## [EXERCISE DIRECTIONS]
What lines in the records include the string "would"? Return each one.

## [SUPPLIED INFORMATION]

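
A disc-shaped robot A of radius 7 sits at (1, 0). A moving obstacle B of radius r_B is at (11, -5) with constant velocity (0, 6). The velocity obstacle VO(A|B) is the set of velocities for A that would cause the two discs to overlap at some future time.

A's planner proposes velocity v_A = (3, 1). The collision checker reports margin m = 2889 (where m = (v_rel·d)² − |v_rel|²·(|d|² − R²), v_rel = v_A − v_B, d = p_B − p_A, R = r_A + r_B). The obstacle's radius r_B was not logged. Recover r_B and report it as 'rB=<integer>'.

m = 2889
d = (10, -5);  v_rel = (3, -5),  |v_rel|² = 34
v_rel×d = (3)·(-5) − (-5)·(10) = 35
since m = R²·34 − 35²:  R² = (1225 + 2889) / 34 = 121
R = √121 = 11  ⇒  r_B = 11 − 7 = 4

rB=4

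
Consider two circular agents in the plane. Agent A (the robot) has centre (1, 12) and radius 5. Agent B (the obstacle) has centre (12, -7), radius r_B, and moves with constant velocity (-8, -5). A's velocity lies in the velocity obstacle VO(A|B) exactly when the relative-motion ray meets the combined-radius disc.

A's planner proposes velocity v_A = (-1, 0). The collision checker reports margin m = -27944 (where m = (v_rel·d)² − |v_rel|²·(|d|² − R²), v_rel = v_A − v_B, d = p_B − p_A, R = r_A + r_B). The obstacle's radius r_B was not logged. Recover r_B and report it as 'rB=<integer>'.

m = -27944
d = (11, -19);  v_rel = (7, 5),  |v_rel|² = 74
v_rel×d = (7)·(-19) − (5)·(11) = -188
since m = R²·74 − (-188)²:  R² = (35344 + -27944) / 74 = 100
R = √100 = 10  ⇒  r_B = 10 − 5 = 5

rB=5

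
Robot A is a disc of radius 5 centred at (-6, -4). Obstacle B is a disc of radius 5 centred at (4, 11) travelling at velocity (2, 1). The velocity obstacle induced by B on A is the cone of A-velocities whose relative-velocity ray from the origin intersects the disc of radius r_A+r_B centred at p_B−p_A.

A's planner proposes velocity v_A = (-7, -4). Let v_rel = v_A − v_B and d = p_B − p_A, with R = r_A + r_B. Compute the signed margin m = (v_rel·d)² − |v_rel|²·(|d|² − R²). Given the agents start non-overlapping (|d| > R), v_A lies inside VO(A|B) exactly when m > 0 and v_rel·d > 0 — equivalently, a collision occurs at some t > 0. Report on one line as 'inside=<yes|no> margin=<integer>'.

d = (10, 15),  |d|² = 325;  R = 5+5 = 10,  c = 325−10² = 225
v_rel = (-9, -5),  |v_rel|² = 106;  v_rel·d = (-9)·(10) + (-5)·(15) = -165
106·t² + 330·t + 225 = 0  ⇒  m = (-165)² − 106·225 = 3375
m = 3375 > 0,  v_rel·d = -165 < 0  ⇒  outside

inside=no margin=3375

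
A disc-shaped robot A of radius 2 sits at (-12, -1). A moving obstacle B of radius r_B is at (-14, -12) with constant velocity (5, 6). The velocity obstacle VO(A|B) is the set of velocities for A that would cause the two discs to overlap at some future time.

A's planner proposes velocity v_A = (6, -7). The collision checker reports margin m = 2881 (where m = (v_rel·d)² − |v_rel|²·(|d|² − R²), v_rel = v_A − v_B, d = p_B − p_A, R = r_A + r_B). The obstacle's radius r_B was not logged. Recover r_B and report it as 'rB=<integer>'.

m = 2881
d = (-2, -11);  v_rel = (1, -13),  |v_rel|² = 170
v_rel×d = (1)·(-11) − (-13)·(-2) = -37
since m = R²·170 − (-37)²:  R² = (1369 + 2881) / 170 = 25
R = √25 = 5  ⇒  r_B = 5 − 2 = 3

rB=3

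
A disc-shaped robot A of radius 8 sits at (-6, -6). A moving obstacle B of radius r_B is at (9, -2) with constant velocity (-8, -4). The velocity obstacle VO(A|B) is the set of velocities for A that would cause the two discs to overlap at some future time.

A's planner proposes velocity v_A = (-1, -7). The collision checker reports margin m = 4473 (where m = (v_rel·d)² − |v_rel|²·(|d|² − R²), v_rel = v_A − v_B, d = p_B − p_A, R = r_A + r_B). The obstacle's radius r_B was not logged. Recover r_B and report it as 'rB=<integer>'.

m = 4473
d = (15, 4);  v_rel = (7, -3),  |v_rel|² = 58
v_rel×d = (7)·(4) − (-3)·(15) = 73
since m = R²·58 − 73²:  R² = (5329 + 4473) / 58 = 169
R = √169 = 13  ⇒  r_B = 13 − 8 = 5

rB=5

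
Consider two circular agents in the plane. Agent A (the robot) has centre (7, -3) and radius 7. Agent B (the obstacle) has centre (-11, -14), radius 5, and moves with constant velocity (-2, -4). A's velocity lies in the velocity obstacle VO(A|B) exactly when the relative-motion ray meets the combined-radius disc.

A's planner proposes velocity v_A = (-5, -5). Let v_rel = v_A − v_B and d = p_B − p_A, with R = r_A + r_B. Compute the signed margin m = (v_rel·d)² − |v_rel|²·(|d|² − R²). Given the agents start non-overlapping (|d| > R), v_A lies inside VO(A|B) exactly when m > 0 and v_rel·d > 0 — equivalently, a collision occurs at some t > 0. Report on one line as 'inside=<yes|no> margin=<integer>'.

d = (-18, -11),  |d|² = 445;  R = 7+5 = 12,  c = 445−12² = 301
v_rel = (-3, -1),  |v_rel|² = 10;  v_rel·d = (-3)·(-18) + (-1)·(-11) = 65
10·t² − 130·t + 301 = 0  ⇒  m = 65² − 10·301 = 1215
m = 1215 > 0,  v_rel·d = 65 > 0  ⇒  inside

inside=yes margin=1215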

## [EXPECTED OUTPUT]
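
A disc-shaped robot A of radius 7 sits at (1, 0). A moving obstacle B of radius r_B is at (11, -5) with constant velocity (0, 6). The velocity obstacle VO(A|B) is the set of velocities for A that would cause the two discs to overlap at some future time.
A disc-shaped robot A of radius 2 sits at (-12, -1). A moving obstacle B of radius r_B is at (-14, -12) with constant velocity (5, 6). The velocity obstacle VO(A|B) is the set of velocities for A that would cause the two discs to overlap at some future time.
A disc-shaped robot A of radius 8 sits at (-6, -6). A moving obstacle B of radius r_B is at (9, -2) with constant velocity (-8, -4). The velocity obstacle VO(A|B) is the set of velocities for A that would cause the two discs to overlap at some future time.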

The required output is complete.